*Task*:
Print verbatim every line starting at the one that contains "Let π(x) denote the number of primes ≤ x. Compute π(5466)" and ending at the final line of the records; include both endpoints.
====
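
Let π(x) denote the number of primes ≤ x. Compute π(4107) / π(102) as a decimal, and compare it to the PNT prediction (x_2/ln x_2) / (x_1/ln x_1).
π(4107)/π(102) = 565/26 ≈ 21.7308;  PNT prediction ≈ 22.3814.

π(102) = 26 and π(4107) = 565, so π(4107)/π(102) ≈ 21.7308. The PNT-predicted ratio is (4107/ln(4107)) / (102/ln(102)) ≈ 22.3814. The two agree to within a few percent, as expected.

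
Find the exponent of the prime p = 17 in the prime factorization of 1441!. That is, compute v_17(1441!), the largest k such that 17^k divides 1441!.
v_17(1441!) = 88

Legendre's formula: v_p(n!) = Σ_{k ≥ 1} ⌊n / p^k⌋. For p = 17, n = 1441, the terms are:
  ⌊1441/17^1⌋ = ⌊1441/17⌋ = 84
  ⌊1441/17^2⌋ = ⌊1441/289⌋ = 4
(the next term ⌊1441/17^3⌋ = 0, terminating the sum). Summing: v_17(1441!) = 84 + 4 = 88.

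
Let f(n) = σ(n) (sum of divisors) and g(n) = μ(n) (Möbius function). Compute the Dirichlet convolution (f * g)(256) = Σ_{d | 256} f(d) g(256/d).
(σ * μ)(256) = 256

Divisors of 256: [1, 2, 4, 8, 16, 32, 64, 128, 256]. For each d | 256:
  d = 1: σ(1) · μ(256/1) = 1 · 0 = 0
  d = 2: σ(2) · μ(256/2) = 3 · 0 = 0
  d = 4: σ(4) · μ(256/4) = 7 · 0 = 0
  d = 8: σ(8) · μ(256/8) = 15 · 0 = 0
  d = 16: σ(16) · μ(256/16) = 31 · 0 = 0
  d = 32: σ(32) · μ(256/32) = 63 · 0 = 0
  d = 64: σ(64) · μ(256/64) = 127 · 0 = 0
  d = 128: σ(128) · μ(256/128) = 255 · -1 = -255
  d = 256: σ(256) · μ(256/256) = 511 · 1 = 511
Summing: (σ * μ)(256) = 0 + 0 + 0 + 0 + 0 + 0 + 0 + -255 + 511 = 256.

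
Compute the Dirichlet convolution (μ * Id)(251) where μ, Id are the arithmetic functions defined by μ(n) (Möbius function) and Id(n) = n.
(μ * Id)(251) = 250

Divisors of 251: [1, 251]. For each d | 251:
  d = 1: μ(1) · Id(251/1) = 1 · 251 = 251
  d = 251: μ(251) · Id(251/251) = -1 · 1 = -1
Summing: (μ * Id)(251) = 251 + -1 = 250.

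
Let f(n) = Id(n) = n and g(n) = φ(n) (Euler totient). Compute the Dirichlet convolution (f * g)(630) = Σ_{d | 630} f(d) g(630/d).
(Id * φ)(630) = 7371

Divisors of 630: [1, 2, 3, 5, 6, 7, 9, 10, 14, 15, 18, 21, 30, 35, 42, 45, 63, 70, 90, 105, 126, 210, 315, 630]. For each d | 630:
  d = 1: Id(1) · φ(630/1) = 1 · 144 = 144
  d = 2: Id(2) · φ(630/2) = 2 · 144 = 288
  d = 3: Id(3) · φ(630/3) = 3 · 48 = 144
  d = 5: Id(5) · φ(630/5) = 5 · 36 = 180
  d = 6: Id(6) · φ(630/6) = 6 · 48 = 288
  d = 7: Id(7) · φ(630/7) = 7 · 24 = 168
  d = 9: Id(9) · φ(630/9) = 9 · 24 = 216
  d = 10: Id(10) · φ(630/10) = 10 · 36 = 360
  d = 14: Id(14) · φ(630/14) = 14 · 24 = 336
  d = 15: Id(15) · φ(630/15) = 15 · 12 = 180
  d = 18: Id(18) · φ(630/18) = 18 · 24 = 432
  d = 21: Id(21) · φ(630/21) = 21 · 8 = 168
  d = 30: Id(30) · φ(630/30) = 30 · 12 = 360
  d = 35: Id(35) · φ(630/35) = 35 · 6 = 210
  d = 42: Id(42) · φ(630/42) = 42 · 8 = 336
  d = 45: Id(45) · φ(630/45) = 45 · 6 = 270
  d = 63: Id(63) · φ(630/63) = 63 · 4 = 252
  d = 70: Id(70) · φ(630/70) = 70 · 6 = 420
  d = 90: Id(90) · φ(630/90) = 90 · 6 = 540
  d = 105: Id(105) · φ(630/105) = 105 · 2 = 210
  d = 126: Id(126) · φ(630/126) = 126 · 4 = 504
  d = 210: Id(210) · φ(630/210) = 210 · 2 = 420
  d = 315: Id(315) · φ(630/315) = 315 · 1 = 315
  d = 630: Id(630) · φ(630/630) = 630 · 1 = 630
Summing: (Id * φ)(630) = 144 + 288 + 144 + 180 + 288 + 168 + 216 + 360 + 336 + 180 + 432 + 168 + 360 + 210 + 336 + 270 + 252 + 420 + 540 + 210 + 504 + 420 + 315 + 630 = 7371.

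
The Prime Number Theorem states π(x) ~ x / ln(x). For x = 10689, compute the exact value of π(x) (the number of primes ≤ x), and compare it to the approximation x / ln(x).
π(10689) = 1303;  x/ln(x) ≈ 1152.21;  relative error ≈ 11.57%.

Directly count primes up to 10689: π(10689) = 1303. The PNT approximation gives 10689/ln(10689) ≈ 10689/9.27697 ≈ 1152.21. Relative error (π(x) − x/ln(x)) / π(x) ≈ 11.57%; the approximation is known to undercount slightly (Li(x) is a better estimate).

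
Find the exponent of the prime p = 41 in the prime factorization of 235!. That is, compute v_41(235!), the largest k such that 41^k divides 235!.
v_41(235!) = 5

Legendre's formula: v_p(n!) = Σ_{k ≥ 1} ⌊n / p^k⌋. For p = 41, n = 235, the terms are:
  ⌊235/41^1⌋ = ⌊235/41⌋ = 5
(the next term ⌊235/41^2⌋ = 0, terminating the sum). Summing: v_41(235!) = 5 = 5.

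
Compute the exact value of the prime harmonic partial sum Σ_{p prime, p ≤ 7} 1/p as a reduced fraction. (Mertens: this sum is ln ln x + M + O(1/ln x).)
Σ 1/p = 247/210

π(7) = 4, so the primes ≤ 7 are [2, 3, 5, 7]. Summing 1/p over these primes: 247/210 ≈ 1.1762. Mertens estimate ln ln(7) + 0.2615 ≈ 0.9272.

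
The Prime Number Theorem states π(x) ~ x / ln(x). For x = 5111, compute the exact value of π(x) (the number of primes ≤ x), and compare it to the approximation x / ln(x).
π(5111) = 683;  x/ln(x) ≈ 598.54;  relative error ≈ 12.37%.

Directly count primes up to 5111: π(5111) = 683. The PNT approximation gives 5111/ln(5111) ≈ 5111/8.53915 ≈ 598.54. Relative error (π(x) − x/ln(x)) / π(x) ≈ 12.37%; the approximation is known to undercount slightly (Li(x) is a better estimate).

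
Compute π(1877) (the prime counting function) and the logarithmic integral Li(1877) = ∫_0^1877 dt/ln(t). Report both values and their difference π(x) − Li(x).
π(1877) = 288;  Li(1877) ≈ 298.56;  π(x) − Li(x) ≈ -10.56.

Direct count of primes ≤ 1877 gives π(1877) = 288. Numerical evaluation of the logarithmic integral gives Li(1877) ≈ 298.56. The difference π(x) − Li(x) ≈ -10.56 is typically negative for small/moderate x (Li(x) overestimates), though Littlewood's theorem shows this sign changes infinitely often.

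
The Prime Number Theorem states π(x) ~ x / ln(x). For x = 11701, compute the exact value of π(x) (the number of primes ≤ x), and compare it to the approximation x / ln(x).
π(11701) = 1405;  x/ln(x) ≈ 1249.12;  relative error ≈ 11.09%.

Directly count primes up to 11701: π(11701) = 1405. The PNT approximation gives 11701/ln(11701) ≈ 11701/9.36743 ≈ 1249.12. Relative error (π(x) − x/ln(x)) / π(x) ≈ 11.09%; the approximation is known to undercount slightly (Li(x) is a better estimate).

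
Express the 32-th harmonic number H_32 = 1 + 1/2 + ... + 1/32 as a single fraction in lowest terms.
H_32 = 586061125622639/144403552893600

Direct summation: H_32 = 1 + 1/2 + ... + 1/32. The least common denominator is lcm(1, ..., 32) = 144403552893600; over this denominator the numerator is 144403552893600 + 72201776446800 + 48134517631200 + 36100888223400 + 28880710578720 + 24067258815600 + 20629078984800 + 18050444111700 + 16044839210400 + 14440355289360 + 13127595717600 + 12033629407800 + 11107965607200 + 10314539492400 + 9626903526240 + 9025222055850 + 8494326640800 + 8022419605200 + 7600186994400 + 7220177644680 + 6876359661600 + 6563797858800 + 6278415343200 + 6016814703900 + 5776142115744 + 5553982803600 + 5348279736800 + 5157269746200 + 4979432858400 + 4813451763120 + 4658179125600 + 4512611027925 = 586061125622639, so H_32 = 586061125622639/144403552893600 (already in lowest terms) ≈ 4.05850. (The PNT-adjacent estimate ln(32) + γ ≈ 4.04295 matches within O(1/n).)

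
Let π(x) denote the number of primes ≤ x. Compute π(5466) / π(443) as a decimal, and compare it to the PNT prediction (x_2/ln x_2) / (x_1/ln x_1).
π(5466)/π(443) = 721/86 ≈ 8.3837;  PNT prediction ≈ 8.7362.

π(443) = 86 and π(5466) = 721, so π(5466)/π(443) ≈ 8.3837. The PNT-predicted ratio is (5466/ln(5466)) / (443/ln(443)) ≈ 8.7362. The two agree to within a few percent, as expected.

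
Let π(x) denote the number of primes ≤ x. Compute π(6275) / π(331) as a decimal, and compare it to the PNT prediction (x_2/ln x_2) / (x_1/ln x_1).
π(6275)/π(331) = 816/67 ≈ 12.1791;  PNT prediction ≈ 12.5790.

π(331) = 67 and π(6275) = 816, so π(6275)/π(331) ≈ 12.1791. The PNT-predicted ratio is (6275/ln(6275)) / (331/ln(331)) ≈ 12.5790. The two agree to within a few percent, as expected.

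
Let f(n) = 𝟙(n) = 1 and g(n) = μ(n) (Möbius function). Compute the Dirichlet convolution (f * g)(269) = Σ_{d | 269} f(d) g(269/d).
(𝟙 * μ)(269) = 0

Divisors of 269: [1, 269]. For each d | 269:
  d = 1: 𝟙(1) · μ(269/1) = 1 · -1 = -1
  d = 269: 𝟙(269) · μ(269/269) = 1 · 1 = 1
Summing: (𝟙 * μ)(269) = -1 + 1 = 0.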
====
*Solution to the exercise*:
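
Let π(x) denote the number of primes ≤ x. Compute π(5466) / π(443) as a decimal, and compare it to the PNT prediction (x_2/ln x_2) / (x_1/ln x_1).
π(5466)/π(443) = 721/86 ≈ 8.3837;  PNT prediction ≈ 8.7362.

π(443) = 86 and π(5466) = 721, so π(5466)/π(443) ≈ 8.3837. The PNT-predicted ratio is (5466/ln(5466)) / (443/ln(443)) ≈ 8.7362. The two agree to within a few percent, as expected.

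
Let π(x) denote the number of primes ≤ x. Compute π(6275) / π(331) as a decimal, and compare it to the PNT prediction (x_2/ln x_2) / (x_1/ln x_1).
π(6275)/π(331) = 816/67 ≈ 12.1791;  PNT prediction ≈ 12.5790.

π(331) = 67 and π(6275) = 816, so π(6275)/π(331) ≈ 12.1791. The PNT-predicted ratio is (6275/ln(6275)) / (331/ln(331)) ≈ 12.5790. The two agree to within a few percent, as expected.

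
Let f(n) = 𝟙(n) = 1 and g(n) = μ(n) (Möbius function). Compute the Dirichlet convolution (f * g)(269) = Σ_{d | 269} f(d) g(269/d).
(𝟙 * μ)(269) = 0

Divisors of 269: [1, 269]. For each d | 269:
  d = 1: 𝟙(1) · μ(269/1) = 1 · -1 = -1
  d = 269: 𝟙(269) · μ(269/269) = 1 · 1 = 1
Summing: (𝟙 * μ)(269) = -1 + 1 = 0.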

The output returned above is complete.